> Activity
Search the entries for the line containing "The Stirling number of the second kind S(13, 10)". Repeat it, then every line after it, exactly through the final line.

(Beginning of Given data)

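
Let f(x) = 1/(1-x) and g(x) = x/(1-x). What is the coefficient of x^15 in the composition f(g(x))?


First simplify the composition: f(g(x)) = 1/(1 - x/(1-x)) = (1-x)/((1-x) - x) = (1-x)/(1-2x).
Now extract the coefficient. Write (1-x)/(1-2x) = 1/(1-2x) - x/(1-2x).
The coefficient of x^n in 1/(1-2x) is 2^n, and in x/(1-2x) is 2^(n-1) (for n >= 1).
So the coefficient of x^15 is 2^15 - 2^14 = 32768 - 16384 = 16384.

16384


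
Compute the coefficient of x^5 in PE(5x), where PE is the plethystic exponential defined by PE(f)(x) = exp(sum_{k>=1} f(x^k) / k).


With f(x) = 5x, the exponent is sum_{k>=1} 5 x^k / k = 5 * (-ln(1 - x)). Exponentiating:
PE(5x) = exp(-5 ln(1 - x)) = 1/(1 - x)^5.
By the negative binomial expansion, [x^n] 1/(1 - x)^5 = C(n + 4, 4).
For n = 5: C(9, 4) = 126.

126


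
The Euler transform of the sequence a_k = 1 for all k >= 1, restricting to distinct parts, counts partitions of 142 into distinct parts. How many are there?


Partitions of 142 into distinct parts can be computed via generating function.
Product (1+x)(1+x^2)(1+x^3)...
The coefficient of x^142 = 11086968

11086968


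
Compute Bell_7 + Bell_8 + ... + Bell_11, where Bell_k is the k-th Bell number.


Recall Bell_k counts set partitions of a k-set (with Bell_0 = 1 by convention).
Bell_7 through Bell_11: 877, 4140, 21147, 115975, 678570
Sum = 877 + 4140 + 21147 + 115975 + 678570 = 820709.

820709


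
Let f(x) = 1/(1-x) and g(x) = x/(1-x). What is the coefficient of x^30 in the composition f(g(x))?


First simplify the composition: f(g(x)) = 1/(1 - x/(1-x)) = (1-x)/((1-x) - x) = (1-x)/(1-2x).
Now extract the coefficient. Write (1-x)/(1-2x) = 1/(1-2x) - x/(1-2x).
The coefficient of x^n in 1/(1-2x) is 2^n, and in x/(1-2x) is 2^(n-1) (for n >= 1).
So the coefficient of x^30 is 2^30 - 2^29 = 1073741824 - 536870912 = 536870912.

536870912


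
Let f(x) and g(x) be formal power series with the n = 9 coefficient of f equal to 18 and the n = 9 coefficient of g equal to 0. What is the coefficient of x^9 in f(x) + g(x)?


Addition of formal power series is termwise.
The coefficient of x^9 in f + g = 18 + 0
= 18

18


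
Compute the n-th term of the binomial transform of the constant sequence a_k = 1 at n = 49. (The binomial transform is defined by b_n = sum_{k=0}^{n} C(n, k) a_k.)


With a_k = 1 for all k, b_n = sum_{k=0}^{n} C(n, k) = 2^n by the binomial theorem.
For n = 49: 2^49 = 562949953421312.

562949953421312


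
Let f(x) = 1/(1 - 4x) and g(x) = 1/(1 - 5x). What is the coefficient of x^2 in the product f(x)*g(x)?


The coefficient of x^n in f*g is the Cauchy product: sum_{k=0}^{n} a^k * b^(n-k).
With a=4, b=5, n=2:
sum_{k=0}^{2} 4^k * 5^(2-k)
= 61

61


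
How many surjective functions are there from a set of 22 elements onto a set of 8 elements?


By inclusion-exclusion on which target elements are missed, the number of surjections from an n-set onto a k-set is
surj(n, k) = sum_{j=0}^{k} (-1)^j C(k, j) (k - j)^n.
Equivalently surj(n, k) = k! * S(n, k), where S(n, k) is the Stirling number of the second kind.
For n = 22, k = 8:
S(22, 8) = 1142399079991620, so
surj = 8! * 1142399079991620 = 40320 * 1142399079991620 = 46061530905262118400.

46061530905262118400


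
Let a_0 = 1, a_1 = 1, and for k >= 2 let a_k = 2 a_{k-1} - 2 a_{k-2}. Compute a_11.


Iterating the recurrence forward:
a_0 = 1
a_1 = 1
a_2 = 2*1 - 2*1 = 0
a_3 = 2*0 - 2*1 = -2
a_4 = 2*-2 - 2*0 = -4
a_5 = 2*-4 - 2*-2 = -4
a_6 = 2*-4 - 2*-4 = 0
a_7 = 2*0 - 2*-4 = 8
a_8 = 2*8 - 2*0 = 16
a_9 = 2*16 - 2*8 = 16
a_10 = 2*16 - 2*16 = 0
a_11 = 2*0 - 2*16 = -32
So a_11 = -32.

-32


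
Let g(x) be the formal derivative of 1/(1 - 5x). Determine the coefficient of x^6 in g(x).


Differentiate termwise: d/dx sum_{k>=0} 5^k x^k = sum_{k>=1} k 5^k x^(k-1) = sum_{j>=0} (j+1) 5^(j+1) x^j.
Equivalently, d/dx [1/(1 - 5x)] = 5/(1 - 5x)^2.
For j = 6: 7 * 5^7 = 7 * 78125 = 546875.

546875


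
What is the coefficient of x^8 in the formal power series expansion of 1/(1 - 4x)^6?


The general identity 1/(1 - c x)^r = sum_{k>=0} c^k C(k + r - 1, r - 1) x^k follows by substituting y = c x into 1/(1 - y)^r = sum_{k>=0} C(k + r - 1, r - 1) y^k.
For c = 4, r = 6, k = 8:
4^8 * C(13, 5) = 65536 * 1287 = 84344832.

84344832


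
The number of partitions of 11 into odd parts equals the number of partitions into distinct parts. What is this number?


Computing partitions of 11 into odd parts (1, 3, 5, ...):
Using the generating function prod_{k>=0} 1/(1-x^(2k+1)),
the count is 12

12


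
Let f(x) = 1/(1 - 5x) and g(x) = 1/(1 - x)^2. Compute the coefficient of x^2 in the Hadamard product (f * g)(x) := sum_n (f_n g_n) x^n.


f has coefficients f_k = 5^k. For g = 1/(1 - x)^2 the coefficient is g_k = C(k + 1, 1) = k + 1. The Hadamard coefficient is (f * g)_k = 5^k * (k + 1).
For k = 2: 5^2 * 3 = 25 * 3 = 75.

75


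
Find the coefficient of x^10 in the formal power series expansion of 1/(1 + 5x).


Write 1/(1 + c x) = 1/(1 - (-c) x) and apply the geometric-series identity
1/(1 - y) = sum_{k>=0} y^k to get 1/(1 + c x) = sum_{k>=0} (-c)^k x^k.
So the coefficient of x^k is (-c)^k = (-1)^k * c^k.
Here c = 5 and k = 10:
(-5)^10 = 1 * 9765625 = 9765625

9765625


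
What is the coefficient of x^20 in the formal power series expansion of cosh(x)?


The Maclaurin series is cosh(t) = sum_{m>=0} t^(2m) / (2m)!, so substituting t = x, only even powers of x are nonzero, with coefficient of x^(2m) equal to 1 / (2m)!.
For x^20 the coefficient is 1/20! = 1/2432902008176640000 = 1/2432902008176640000.

1/2432902008176640000


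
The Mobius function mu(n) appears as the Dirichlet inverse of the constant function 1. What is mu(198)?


198 has a squared prime factor, so mu(198) = 0.
Factorization reveals a repeated prime.

0


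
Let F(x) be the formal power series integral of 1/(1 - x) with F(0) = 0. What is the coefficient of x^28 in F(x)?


1/(1 - x) = sum_{k>=0} x^k. Integrating termwise and using F(0) = 0 gives
F(x) = sum_{k>=0} x^(k+1) / (k+1) = sum_{m>=1} x^m / m = -ln(1 - x).
So the coefficient of x^28 is 1/28 = 1/28.

1/28


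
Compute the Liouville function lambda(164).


The Liouville function is lambda(k) = (-1)^Omega(k), where Omega(k) counts the prime factors of k with multiplicity.
Factoring: 164 = 2 * 2 * 41, so Omega(164) = 3.
lambda(164) = (-1)^3 = -1.

-1


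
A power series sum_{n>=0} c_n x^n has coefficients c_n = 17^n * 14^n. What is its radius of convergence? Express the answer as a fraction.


By the root test (Cauchy-Hadamard), the radius is R = 1 / limsup_n |c_n|^(1/n).
Here |c_n|^(1/n) = (17^n * 14^n)^(1/n) = 17 * 14 = 238 for all n.
So R = 1/238 = 1/238.

1/238


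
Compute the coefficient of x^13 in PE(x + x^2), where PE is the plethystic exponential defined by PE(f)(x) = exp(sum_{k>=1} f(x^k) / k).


With f(x) = x + x^2, the exponent is sum_{k>=1} (x^k + x^(2k)) / k = -ln(1 - x) - ln(1 - x^2). Exponentiating:
PE(x + x^2) = 1 / ((1 - x)(1 - x^2)).
This is the generating function for partitions of n into parts of size 1 or 2. The number of 2's can be any j in 0..6, and the rest are 1's, so
[x^13] = floor(13/2) + 1 = 7.

7


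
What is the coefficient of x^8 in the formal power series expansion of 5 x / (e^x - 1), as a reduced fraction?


The exponential generating function for Bernoulli numbers is
x / (e^x - 1) = sum_{k>=0} B_k x^k / k!.
So the coefficient of x^8 in 5 x / (e^x - 1) is 5 B_8 / 8!.
Computing: B_8 = -1/30, 8! = 40320, giving
5 * -1/30 / 40320 = -1/241920.

-1/241920


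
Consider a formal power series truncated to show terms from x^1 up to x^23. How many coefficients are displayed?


From x^1 to x^23 inclusive, the count is 23 - 1 + 1 = 23.

23


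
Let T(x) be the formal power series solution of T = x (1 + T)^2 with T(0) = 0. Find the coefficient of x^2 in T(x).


Apply the Lagrange inversion formula: if T = x * phi(T) with phi(t) = (1 + t)^2, then [x^n] T = (1/n) [t^(n-1)] phi(t)^n = (1/n) [t^(n-1)] (1 + t)^(2n) = (1/n) C(2n, n-1).
Using the identity C(2n, n-1) = C(2n, n) * n / (n+1), the unscaled factor equals C(2n, n) / (n+1) = C_n, the n-th Catalan number.
For n = 2: C_2 = C(4, 2) / 3 = 6/3 = 2 = 2.

2


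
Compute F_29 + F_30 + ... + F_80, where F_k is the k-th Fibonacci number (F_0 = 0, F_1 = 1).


Use the identity sum_{k=0}^{N} F_k = F_{N+2} - 1 (which follows from F_{k+2} - F_{k+1} = F_k). Then
sum_{k=29}^{80} F_k = (F_{82} - 1) - (F_{30} - 1) = F_{82} - F_{30}.
Computing: F_{82} = 61305790721611591, F_{30} = 832040, so
Sum = 61305790721611591 - 832040 = 61305790720779551.

61305790720779551


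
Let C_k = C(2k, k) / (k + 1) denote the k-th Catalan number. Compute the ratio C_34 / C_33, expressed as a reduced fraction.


Using C_k = (2k)! / (k! (k+1)!), the ratio C_{k+1}/C_k simplifies to
C_{k+1}/C_k = [(2k+2)! / ((k+1)! (k+2)!)] * [k! (k+1)! / (2k)!]
 = (2k+2)(2k+1) / ((k+1)(k+2)) = 2(2k+1) / (k+2).
For k = 33: 2(2*33 + 1) / (33 + 2) = 134/35 = 134/35.

134/35


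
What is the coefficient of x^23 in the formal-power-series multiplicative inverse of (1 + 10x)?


The inverse is 1/(1 + 10x). Apply the geometric identity 1/(1 - y) = sum_{k>=0} y^k with y = -10x:
1/(1 + 10x) = sum_{k>=0} (-10)^k x^k.
So the coefficient of x^23 is (-10)^23 = -100000000000000000000000.

-100000000000000000000000


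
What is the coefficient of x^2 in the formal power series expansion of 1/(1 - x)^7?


The expansion 1/(1 - x)^r = sum_{k>=0} C(k + r - 1, r - 1) x^k follows from the multiset / negative-binomial theorem (or from repeated differentiation of the geometric series).
For r = 7 and k = 2:
C(8, 6) = 40320 / (720 * 2) = 28.

28


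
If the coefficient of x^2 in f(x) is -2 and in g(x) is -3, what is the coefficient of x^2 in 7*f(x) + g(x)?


Scalar multiplication scales coefficients: 7 * -2 = -14.
Then add the g coefficient: -14 + -3
= -17

-17


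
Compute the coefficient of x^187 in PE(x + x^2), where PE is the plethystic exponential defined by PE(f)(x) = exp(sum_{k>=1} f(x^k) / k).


With f(x) = x + x^2, the exponent is sum_{k>=1} (x^k + x^(2k)) / k = -ln(1 - x) - ln(1 - x^2). Exponentiating:
PE(x + x^2) = 1 / ((1 - x)(1 - x^2)).
This is the generating function for partitions of n into parts of size 1 or 2. The number of 2's can be any j in 0..93, and the rest are 1's, so
[x^187] = floor(187/2) + 1 = 94.

94


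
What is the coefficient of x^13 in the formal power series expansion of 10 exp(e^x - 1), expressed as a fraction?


exp(e^x - 1) is the exponential generating function for the Bell numbers Bell_k: exp(e^x - 1) = sum_{k>=0} Bell_k x^k / k!.
So the coefficient of x^13 in 10 exp(e^x - 1) is 10 Bell_13 / 13!.
Computing: Bell_13 = 27644437 and 13! = 6227020800, giving
10 * 27644437/6227020800 = 27644437/622702080.

27644437/622702080


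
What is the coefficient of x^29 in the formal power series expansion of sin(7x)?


The Maclaurin series is sin(t) = sum_{k>=0} (-1)^k t^(2k+1) / (2k+1)!, so substituting t = 7x, only odd powers of x are nonzero, with coefficient of x^(2k+1) equal to (-1)^k 7^(2k+1) / (2k+1)!.
Write 29 = 2*14 + 1, giving the coefficient (-1)^14 * 7^29 / 29! = 3219905755813179726837607/8841761993739701954543616000000 = 1341068619663964900807/3682533108596294025216000000.

1341068619663964900807/3682533108596294025216000000


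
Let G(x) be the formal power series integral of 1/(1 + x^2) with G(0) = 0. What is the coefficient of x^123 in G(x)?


1/(1 + x^2) = sum_{j>=0} (-1)^j x^(2j). Integrating termwise with G(0) = 0:
G(x) = sum_{j>=0} (-1)^j x^(2j+1) / (2j+1) = arctan(x).
Only odd powers are nonzero. For x^123 write 123 = 2*61 + 1, giving
(-1)^61 / 123 = -1/123 = -1/123.

-1/123


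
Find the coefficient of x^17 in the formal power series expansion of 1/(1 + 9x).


Write 1/(1 + c x) = 1/(1 - (-c) x) and apply the geometric-series identity
1/(1 - y) = sum_{k>=0} y^k to get 1/(1 + c x) = sum_{k>=0} (-c)^k x^k.
So the coefficient of x^k is (-c)^k = (-1)^k * c^k.
Here c = 9 and k = 17:
(-9)^17 = -1 * 16677181699666569 = -16677181699666569

-16677181699666569


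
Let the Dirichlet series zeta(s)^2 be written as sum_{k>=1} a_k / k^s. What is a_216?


The Dirichlet convolution of the constant function 1 with itself gives (1 * 1)(k) = sum_{d | k} 1 = d(k), the number of positive divisors of k.
Since zeta(s) = sum_{k>=1} 1/k^s, we have zeta(s)^2 = sum_{k>=1} d(k)/k^s, so a_k = d(k).
For k = 216: the divisors are 1, 2, 3, 4, 6, 8, 9, 12, 18, 24, 27, 36, 54, 72, 108, 216.
Count = 16.

16


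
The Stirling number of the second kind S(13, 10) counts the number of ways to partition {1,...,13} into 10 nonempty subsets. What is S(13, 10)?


Using the explicit formula S(n,k) = (1/k!) sum_{j=0}^{k} (-1)^(k-j) C(k,j) j^n:
S(13, 10) = 39325
Equivalently, S(n,k) is n! times the coefficient of x^n in the EGF (e^x - 1)^k / k!.

39325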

(End of Given data)

> Solution to the problem
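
The Stirling number of the second kind S(13, 10) counts the number of ways to partition {1,...,13} into 10 nonempty subsets. What is S(13, 10)?


Using the explicit formula S(n,k) = (1/k!) sum_{j=0}^{k} (-1)^(k-j) C(k,j) j^n:
S(13, 10) = 39325
Equivalently, S(n,k) is n! times the coefficient of x^n in the EGF (e^x - 1)^k / k!.

39325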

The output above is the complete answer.